■ **PROBLEM TO WORK ON**
Scan the records below for the line with "T5: rotate counter-clockwise" and the line with "The point q". Repeat those two lines and every line between them exactly, and nothing else.

TASK MATERIAL START

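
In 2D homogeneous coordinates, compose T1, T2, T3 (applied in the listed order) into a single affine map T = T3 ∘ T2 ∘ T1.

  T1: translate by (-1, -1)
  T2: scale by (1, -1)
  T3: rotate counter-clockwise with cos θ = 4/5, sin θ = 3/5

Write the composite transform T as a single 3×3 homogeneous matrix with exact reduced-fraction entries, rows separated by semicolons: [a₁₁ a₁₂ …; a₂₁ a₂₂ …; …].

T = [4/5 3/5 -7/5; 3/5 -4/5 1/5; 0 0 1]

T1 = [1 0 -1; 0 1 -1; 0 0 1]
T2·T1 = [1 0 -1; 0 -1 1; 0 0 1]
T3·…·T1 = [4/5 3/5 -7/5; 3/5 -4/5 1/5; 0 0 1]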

TASK MATERIAL END
TASK MATERIAL START

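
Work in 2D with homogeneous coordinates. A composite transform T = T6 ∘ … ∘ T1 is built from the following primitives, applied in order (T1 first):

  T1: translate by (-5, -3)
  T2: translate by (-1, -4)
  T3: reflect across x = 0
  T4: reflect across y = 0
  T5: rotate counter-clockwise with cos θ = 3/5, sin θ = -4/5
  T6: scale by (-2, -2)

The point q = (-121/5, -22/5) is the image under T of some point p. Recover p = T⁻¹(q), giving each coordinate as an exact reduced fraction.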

TASK MATERIAL END

■ **EXERCISE ANSWER**
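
  T5: rotate counter-clockwise with cos θ = 3/5, sin θ = -4/5
  T6: scale by (-2, -2)

The point q = (-121/5, -22/5) is the image under T of some point p. Recover p = T⁻¹(q), giving each coordinate as an exact reduced fraction.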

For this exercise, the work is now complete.